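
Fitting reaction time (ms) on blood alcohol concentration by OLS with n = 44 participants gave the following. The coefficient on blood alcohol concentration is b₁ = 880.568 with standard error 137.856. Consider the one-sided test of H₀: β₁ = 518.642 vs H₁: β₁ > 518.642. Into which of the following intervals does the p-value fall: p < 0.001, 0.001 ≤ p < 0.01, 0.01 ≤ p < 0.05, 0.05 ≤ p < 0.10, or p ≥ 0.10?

t = (880.568 − 518.642) / 137.856 = 2.625.
df = n − 2 = 44 − 2 = 42.
One-sided p = P(T_{42} > t) ≈ 0.0060.
So 0.001 ≤ p < 0.01.

0.001 ≤ p < 0.01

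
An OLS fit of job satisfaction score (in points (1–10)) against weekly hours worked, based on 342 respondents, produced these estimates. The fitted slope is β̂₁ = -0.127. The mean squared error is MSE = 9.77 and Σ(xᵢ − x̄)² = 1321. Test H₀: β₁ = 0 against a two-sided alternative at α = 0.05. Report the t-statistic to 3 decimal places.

SE(β̂₁) = √(MSE/Sₓₓ) = √(9.77/1321) = 0.0859995.
t = -0.127 / 0.0859995 = -1.477.
df = n − 2 = 340.
Two-sided p ≈ 0.1407, which is ≥ 0.05, so fail to reject H₀.
The data do not give significant evidence of an association between weekly hours worked and job satisfaction score.

t = -1.477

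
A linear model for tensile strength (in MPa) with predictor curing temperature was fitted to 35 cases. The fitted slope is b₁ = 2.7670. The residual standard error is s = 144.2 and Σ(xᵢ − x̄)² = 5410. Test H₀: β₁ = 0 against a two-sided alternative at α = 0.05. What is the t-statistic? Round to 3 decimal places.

t = 1.411

SE(b₁) = s/√Sₓₓ = 144.2/√5410 = 1.9605.
t = 2.7670 / 1.9605 = 1.411.
df = n − 2 = 33.
Two-sided p ≈ 0.1675, which is ≥ 0.05, so fail to reject H₀.
The data do not give significant evidence of an association between curing temperature and tensile strength.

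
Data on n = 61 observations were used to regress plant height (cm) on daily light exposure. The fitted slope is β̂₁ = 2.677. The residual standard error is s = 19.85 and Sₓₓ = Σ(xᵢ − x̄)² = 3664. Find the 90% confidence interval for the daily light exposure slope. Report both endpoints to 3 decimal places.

SE(β̂₁) = s/√Sₓₓ = 19.85/√3664 = 0.327931.
df = n − 2 = 59.
t* = t_{0.05, 59} = 1.671093.
Margin = t* × SE = 1.671093 × 0.327931 = 0.54800.
CI: 2.677 ± 0.54800 → (2.129, 3.225).
With 90% confidence, each one-unit increase in daily light exposure is associated with a change of between 2.129 and 3.225 cm in plant height.

(2.129, 3.225)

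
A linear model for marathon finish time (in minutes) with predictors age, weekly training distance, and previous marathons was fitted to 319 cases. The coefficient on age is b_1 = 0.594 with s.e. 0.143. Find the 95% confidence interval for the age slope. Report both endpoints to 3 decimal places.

df = n − k − 1 = 319 − 3 − 1 = 315.
t* = t_{0.025, 315} = 1.967524.
Margin = t* × SE = 1.967524 × 0.143 = 0.28136.
CI: 0.594 ± 0.28136 → (0.313, 0.875).
With 95% confidence, each one-unit increase in age is associated with a change of between 0.313 and 0.875 minutes in marathon finish time, holding the other predictors fixed.

(0.313, 0.875)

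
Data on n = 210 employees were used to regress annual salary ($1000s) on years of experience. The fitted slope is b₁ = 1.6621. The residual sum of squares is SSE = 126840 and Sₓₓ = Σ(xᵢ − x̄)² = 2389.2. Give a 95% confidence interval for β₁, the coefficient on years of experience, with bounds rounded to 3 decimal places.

(0.666, 2.658)

MSE = SSE/(n − 2) = 126840/208 = 609.808.
SE(b₁) = √(MSE/Sₓₓ) = √(609.808/2389.2) = 0.505208.
df = n − 2 = 208.
t* = t_{0.025, 208} = 1.971435.
Margin = t* × SE = 1.971435 × 0.505208 = 0.99598.
CI: 1.6621 ± 0.99598 → (0.666, 2.658).
With 95% confidence, each one-unit increase in years of experience is associated with a change of between 0.666 and 2.658 $1000s in annual salary.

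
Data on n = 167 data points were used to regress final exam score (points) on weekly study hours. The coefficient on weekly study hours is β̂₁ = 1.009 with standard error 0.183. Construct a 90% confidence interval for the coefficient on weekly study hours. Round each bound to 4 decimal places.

(0.7063, 1.3117)

df = n − 2 = 167 − 2 = 165.
t* = t_{0.05, 165} = 1.654141.
Margin = t* × SE = 1.654141 × 0.183 = 0.302708.
CI: 1.009 ± 0.302708 → (0.7063, 1.3117).
With 90% confidence, each one-unit increase in weekly study hours is associated with a change of between 0.7063 and 1.3117 points in final exam score.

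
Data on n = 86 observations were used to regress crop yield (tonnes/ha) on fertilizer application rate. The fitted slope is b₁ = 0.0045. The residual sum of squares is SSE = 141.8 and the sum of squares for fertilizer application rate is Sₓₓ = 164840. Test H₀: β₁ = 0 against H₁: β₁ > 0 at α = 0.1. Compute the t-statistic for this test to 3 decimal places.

MSE = SSE/(n − 2) = 141.8/84 = 1.6881.
SE(b₁) = √(MSE/Sₓₓ) = √(1.6881/164840) = 0.00320013.
t = 0.0045 / 0.00320013 = 1.406.
df = n − 2 = 84.
One-sided p ≈ 0.0817, which is < 0.1, so reject H₀.
There is evidence that the true slope on fertilizer application rate is positive.

t = 1.406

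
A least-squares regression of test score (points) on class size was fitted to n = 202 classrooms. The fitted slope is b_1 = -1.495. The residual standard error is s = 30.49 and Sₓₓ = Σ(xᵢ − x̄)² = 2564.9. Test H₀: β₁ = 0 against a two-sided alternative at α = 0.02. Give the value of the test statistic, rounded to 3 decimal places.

t = -2.483

SE(b_1) = s/√Sₓₓ = 30.49/√2564.9 = 0.602036.
t = -1.495 / 0.602036 = -2.483.
df = n − 2 = 200.
Two-sided p ≈ 0.0138, which is < 0.02, so reject H₀.
There is evidence that class size is associated with test score.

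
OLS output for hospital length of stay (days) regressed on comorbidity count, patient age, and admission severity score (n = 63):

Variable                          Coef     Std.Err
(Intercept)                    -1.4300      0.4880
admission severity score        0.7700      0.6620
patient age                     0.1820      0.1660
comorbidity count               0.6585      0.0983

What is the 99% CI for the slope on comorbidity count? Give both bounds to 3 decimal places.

Read off: b = 0.6585, SE = 0.0983 for comorbidity count.
df = n − k − 1 = 63 − 3 − 1 = 59.
t* = t_{0.005, 59} = 2.661759.
Margin = t* × SE = 2.661759 × 0.0983 = 0.26165.
CI: 0.6585 ± 0.26165 → (0.397, 0.920).

(0.397, 0.920)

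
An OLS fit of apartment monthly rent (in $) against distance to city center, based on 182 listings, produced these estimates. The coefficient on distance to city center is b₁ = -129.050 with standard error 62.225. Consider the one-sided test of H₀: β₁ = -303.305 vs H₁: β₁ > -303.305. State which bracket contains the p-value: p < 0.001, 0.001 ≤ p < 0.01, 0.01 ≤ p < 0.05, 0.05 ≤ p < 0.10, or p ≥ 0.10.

0.001 ≤ p < 0.01

t = (-129.050 − (-303.305)) / 62.225 = 2.800.
df = n − 2 = 182 − 2 = 180.
One-sided p = P(T_{180} > t) ≈ 0.0028.
So 0.001 ≤ p < 0.01.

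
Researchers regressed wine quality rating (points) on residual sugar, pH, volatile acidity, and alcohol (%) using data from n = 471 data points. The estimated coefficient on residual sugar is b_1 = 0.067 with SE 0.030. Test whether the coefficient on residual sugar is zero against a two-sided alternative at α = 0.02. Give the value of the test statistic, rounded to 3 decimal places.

t = 2.233

H₀: β₁ = 0 vs H₁: β₁ ≠ 0.
t = (b_1 − β₁⁰)/SE = 0.067 / 0.030 = 2.233.
df = n − k − 1 = 471 − 4 − 1 = 466.
Two-sided p ≈ 0.0260, which is ≥ 0.02, so fail to reject H₀.
The data do not give significant evidence of an association between residual sugar and wine quality rating, after adjusting for the other predictors.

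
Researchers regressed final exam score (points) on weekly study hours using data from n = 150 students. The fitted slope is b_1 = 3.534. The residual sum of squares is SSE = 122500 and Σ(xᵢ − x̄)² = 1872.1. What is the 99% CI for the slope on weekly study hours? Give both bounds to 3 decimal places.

(1.799, 5.269)

MSE = SSE/(n − 2) = 122500/148 = 827.703.
SE(b_1) = √(MSE/Sₓₓ) = √(827.703/1872.1) = 0.664925.
df = n − 2 = 148.
t* = t_{0.005, 148} = 2.609456.
Margin = t* × SE = 2.609456 × 0.664925 = 1.73509.
CI: 3.534 ± 1.73509 → (1.799, 5.269).
With 99% confidence, each one-unit increase in weekly study hours is associated with a change of between 1.799 and 5.269 points in final exam score.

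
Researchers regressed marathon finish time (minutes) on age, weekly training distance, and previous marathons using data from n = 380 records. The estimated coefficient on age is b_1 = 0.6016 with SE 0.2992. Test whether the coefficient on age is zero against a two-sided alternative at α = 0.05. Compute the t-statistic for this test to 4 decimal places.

H₀: β₁ = 0 vs H₁: β₁ ≠ 0.
t = (b_1 − β₁⁰)/SE = 0.6016 / 0.2992 = 2.0107.
df = n − k − 1 = 380 − 3 − 1 = 376.
Two-sided p ≈ 0.0451, which is < 0.05, so reject H₀.
There is evidence that age is associated with marathon finish time, holding the other predictors fixed.

t = 2.0107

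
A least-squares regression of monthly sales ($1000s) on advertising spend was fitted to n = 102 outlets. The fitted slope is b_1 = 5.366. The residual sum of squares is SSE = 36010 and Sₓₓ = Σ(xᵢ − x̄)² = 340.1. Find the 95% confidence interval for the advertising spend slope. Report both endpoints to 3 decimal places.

MSE = SSE/(n − 2) = 36010/100 = 360.1.
SE(b_1) = √(MSE/Sₓₓ) = √(360.1/340.1) = 1.02898.
df = n − 2 = 100.
t* = t_{0.025, 100} = 1.983972.
Margin = t* × SE = 1.983972 × 1.02898 = 2.04147.
CI: 5.366 ± 2.04147 → (3.325, 7.407).
With 95% confidence, each one-unit increase in advertising spend is associated with a change of between 3.325 and 7.407 $1000s in monthly sales.

(3.325, 7.407)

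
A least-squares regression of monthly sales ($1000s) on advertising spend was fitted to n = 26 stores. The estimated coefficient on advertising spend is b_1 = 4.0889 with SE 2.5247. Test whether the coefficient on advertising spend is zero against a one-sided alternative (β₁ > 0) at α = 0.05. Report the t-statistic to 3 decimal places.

H₀: β₁ = 0 vs H₁: β₁ > 0.
t = (b_1 − β₁⁰)/SE = 4.0889 / 2.5247 = 1.620.
df = n − 2 = 26 − 2 = 24.
One-sided p ≈ 0.0592, which is ≥ 0.05, so fail to reject H₀.
The data do not give significant evidence that the true slope on advertising spend is positive.

t = 1.620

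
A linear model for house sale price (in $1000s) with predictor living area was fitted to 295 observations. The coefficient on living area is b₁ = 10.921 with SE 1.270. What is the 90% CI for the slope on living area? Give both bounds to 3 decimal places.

df = n − 2 = 295 − 2 = 293.
t* = t_{0.05, 293} = 1.650071.
Margin = t* × SE = 1.650071 × 1.270 = 2.09559.
CI: 10.921 ± 2.09559 → (8.825, 13.017).
With 90% confidence, each one-unit increase in living area is associated with a change of between 8.825 and 13.017 $1000s in house sale price.

(8.825, 13.017)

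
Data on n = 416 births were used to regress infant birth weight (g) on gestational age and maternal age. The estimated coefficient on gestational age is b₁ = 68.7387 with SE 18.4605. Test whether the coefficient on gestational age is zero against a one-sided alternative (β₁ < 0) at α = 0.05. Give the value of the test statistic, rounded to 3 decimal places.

H₀: β₁ = 0 vs H₁: β₁ < 0.
t = (b₁ − β₁⁰)/SE = 68.7387 / 18.4605 = 3.724.
df = n − k − 1 = 416 − 2 − 1 = 413.
One-sided p ≈ 0.9999, which is ≥ 0.05, so fail to reject H₀.
The data do not give significant evidence that the true slope on gestational age is negative, holding the other predictors fixed.

t = 3.724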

Task statement => In the entries above, find each line with the word "patient" and return it.

Worked solution =>
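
OLS output for hospital length of stay (days) regressed on comorbidity count, patient age, and admission severity score (n = 63):
patient age                     0.1820      0.1660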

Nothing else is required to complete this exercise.